(Collected data entries)
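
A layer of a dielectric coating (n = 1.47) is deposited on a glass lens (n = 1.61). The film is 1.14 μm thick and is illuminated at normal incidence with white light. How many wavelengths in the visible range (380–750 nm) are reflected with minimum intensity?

Ray reflecting at the top interface goes from n = 1.0 toward n = 1.47: a half-wave phase shift.
At the lower boundary (n = 1.47 to n = 1.61) the reflected ray undergoes a half-wave phase shift.
The two reflections carry the same phase change, so no net offset.
For dark reflection here: 2 n t = (m + ½) λ.
λ = 2 n t / (m + ½) = 3352 / (m + ½) nm.
m=3: 958 nm (IR); m=4: 745 nm (visible); m=5: 609 nm (visible); m=6: 516 nm (visible); m=7: 447 nm (visible); m=8: 394 nm (visible); m=9: 353 nm (UV).

5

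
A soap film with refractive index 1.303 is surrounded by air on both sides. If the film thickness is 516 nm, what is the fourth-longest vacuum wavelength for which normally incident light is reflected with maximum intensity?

384 nm

Top surface (1.0 → 1.303): reflection off a higher-index medium gives a half-wave phase shift.
Bottom surface (1.303 → 1.0): reflection off a lower-index medium gives no phase shift.
The two reflections differ by half a wavelength.
For maximum reflection here: 2 n t = (m + ½) λ.
λ = 2 n t / (m + ½). The fourth-longest wavelength is m = 3: λ = 2 × 1.303 × 516 / 3.50 = 384 nm.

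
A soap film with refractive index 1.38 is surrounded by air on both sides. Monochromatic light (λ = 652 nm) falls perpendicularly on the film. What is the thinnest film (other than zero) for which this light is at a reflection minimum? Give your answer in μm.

Ray reflecting at the top interface goes from n = 1.0 toward n = 1.38: a half-wave phase shift.
Bottom surface (1.38 → 1.0): reflection off a lower-index medium gives no phase shift.
Net: one phase inversion between the two reflected rays.
For dark reflection here: 2 n t = m λ.
Minimum nonzero at m = 1: t = λ / (2 n) = 652 / (2 × 1.38) = 236 nm.

0.236 μm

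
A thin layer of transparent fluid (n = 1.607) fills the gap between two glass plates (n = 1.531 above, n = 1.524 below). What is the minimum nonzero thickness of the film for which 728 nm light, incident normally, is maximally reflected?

At the upper boundary (n = 1.531 to n = 1.607) the reflected ray undergoes a half-wave phase shift.
Ray reflecting at the bottom interface goes from n = 1.607 toward n = 1.524: no phase shift.
Exactly one π shift → a net half-wave offset.
So the condition for constructive reflection is 2 n t = (m + ½) λ.
Minimum at m = 0: t = λ / (4 n) = 728 / (4 × 1.607) = 113 nm.

113 nm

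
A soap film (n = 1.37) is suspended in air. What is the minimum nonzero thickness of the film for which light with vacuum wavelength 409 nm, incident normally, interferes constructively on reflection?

Ray reflecting at the top interface goes from n = 1.0 toward n = 1.37: a half-wave phase shift.
Bottom surface (1.37 → 1.0): reflection off a lower-index medium gives no phase shift.
The two reflections differ by half a wavelength.
So the condition for constructive reflection is 2 n t = (m + ½) λ.
Minimum at m = 0: t = λ / (4 n) = 409 / (4 × 1.37) = 74.6 nm.

74.6 nm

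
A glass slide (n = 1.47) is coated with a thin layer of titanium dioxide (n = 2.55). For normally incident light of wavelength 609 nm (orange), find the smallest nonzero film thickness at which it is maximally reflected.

59.7 nm

Top surface (1.0 → 2.55): reflection off a higher-index medium gives a half-wave phase shift.
Ray reflecting at the bottom interface goes from n = 2.55 toward n = 1.47: no phase shift.
The two reflections differ by half a wavelength.
So the condition for constructive reflection is 2 n t = (m + ½) λ.
Minimum at m = 0: t = λ / (4 n) = 609 / (4 × 2.55) = 59.7 nm.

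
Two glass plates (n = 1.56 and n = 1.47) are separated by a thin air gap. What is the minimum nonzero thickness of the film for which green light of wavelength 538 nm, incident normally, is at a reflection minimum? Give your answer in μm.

Top surface (1.56 → 1.0): reflection off a lower-index medium gives no phase shift.
At the lower boundary (n = 1.0 to n = 1.47) the reflected ray undergoes a half-wave phase shift.
Net: one phase inversion between the two reflected rays.
With one net inversion, destructive interference in reflection requires 2 n t = m λ.
Minimum nonzero at m = 1: t = λ / (2 n) = 538 / (2 × 1.0) = 269 nm.

0.269 μm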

About this task
Reproduce all the records precisely.

Answer to the exercise
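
A layer of a dielectric coating (n = 1.47) is deposited on a glass lens (n = 1.61). The film is 1.14 μm thick and is illuminated at normal incidence with white light. How many wavelengths in the visible range (380–750 nm) are reflected with minimum intensity?

Ray reflecting at the top interface goes from n = 1.0 toward n = 1.47: a half-wave phase shift.
At the lower boundary (n = 1.47 to n = 1.61) the reflected ray undergoes a half-wave phase shift.
The two reflections carry the same phase change, so no net offset.
For dark reflection here: 2 n t = (m + ½) λ.
λ = 2 n t / (m + ½) = 3352 / (m + ½) nm.
m=3: 958 nm (IR); m=4: 745 nm (visible); m=5: 609 nm (visible); m=6: 516 nm (visible); m=7: 447 nm (visible); m=8: 394 nm (visible); m=9: 353 nm (UV).

5

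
A soap film with refractive index 1.303 is surrounded by air on both sides. If the film thickness is 516 nm, what is the fourth-longest vacuum wavelength for which normally incident light is reflected with maximum intensity?

384 nm

Top surface (1.0 → 1.303): reflection off a higher-index medium gives a half-wave phase shift.
Bottom surface (1.303 → 1.0): reflection off a lower-index medium gives no phase shift.
The two reflections differ by half a wavelength.
For maximum reflection here: 2 n t = (m + ½) λ.
λ = 2 n t / (m + ½). The fourth-longest wavelength is m = 3: λ = 2 × 1.303 × 516 / 3.50 = 384 nm.

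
A soap film with refractive index 1.38 is surrounded by air on both sides. Monochromatic light (λ = 652 nm) falls perpendicularly on the film. What is the thinnest film (other than zero) for which this light is at a reflection minimum? Give your answer in μm.

Ray reflecting at the top interface goes from n = 1.0 toward n = 1.38: a half-wave phase shift.
Bottom surface (1.38 → 1.0): reflection off a lower-index medium gives no phase shift.
Net: one phase inversion between the two reflected rays.
For dark reflection here: 2 n t = m λ.
Minimum nonzero at m = 1: t = λ / (2 n) = 652 / (2 × 1.38) = 236 nm.

0.236 μm

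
A thin layer of transparent fluid (n = 1.607) fills the gap between two glass plates (n = 1.531 above, n = 1.524 below). What is the minimum nonzero thickness of the film for which 728 nm light, incident normally, is maximally reflected?

At the upper boundary (n = 1.531 to n = 1.607) the reflected ray undergoes a half-wave phase shift.
Ray reflecting at the bottom interface goes from n = 1.607 toward n = 1.524: no phase shift.
Exactly one π shift → a net half-wave offset.
So the condition for constructive reflection is 2 n t = (m + ½) λ.
Minimum at m = 0: t = λ / (4 n) = 728 / (4 × 1.607) = 113 nm.

113 nm

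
A soap film (n = 1.37) is suspended in air. What is the minimum nonzero thickness of the film for which light with vacuum wavelength 409 nm, incident normally, interferes constructively on reflection?

Ray reflecting at the top interface goes from n = 1.0 toward n = 1.37: a half-wave phase shift.
Bottom surface (1.37 → 1.0): reflection off a lower-index medium gives no phase shift.
The two reflections differ by half a wavelength.
So the condition for constructive reflection is 2 n t = (m + ½) λ.
Minimum at m = 0: t = λ / (4 n) = 409 / (4 × 1.37) = 74.6 nm.

74.6 nm

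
A glass slide (n = 1.47) is coated with a thin layer of titanium dioxide (n = 2.55). For normally incident light of wavelength 609 nm (orange), find the smallest nonzero film thickness at which it is maximally reflected.

59.7 nm

Top surface (1.0 → 2.55): reflection off a higher-index medium gives a half-wave phase shift.
Ray reflecting at the bottom interface goes from n = 2.55 toward n = 1.47: no phase shift.
The two reflections differ by half a wavelength.
So the condition for constructive reflection is 2 n t = (m + ½) λ.
Minimum at m = 0: t = λ / (4 n) = 609 / (4 × 2.55) = 59.7 nm.

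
Two glass plates (n = 1.56 and n = 1.47) are separated by a thin air gap. What is the minimum nonzero thickness of the film for which green light of wavelength 538 nm, incident normally, is at a reflection minimum? Give your answer in μm.

Top surface (1.56 → 1.0): reflection off a lower-index medium gives no phase shift.
At the lower boundary (n = 1.0 to n = 1.47) the reflected ray undergoes a half-wave phase shift.
Net: one phase inversion between the two reflected rays.
With one net inversion, destructive interference in reflection requires 2 n t = m λ.
Minimum nonzero at m = 1: t = λ / (2 n) = 538 / (2 × 1.0) = 269 nm.

0.269 μm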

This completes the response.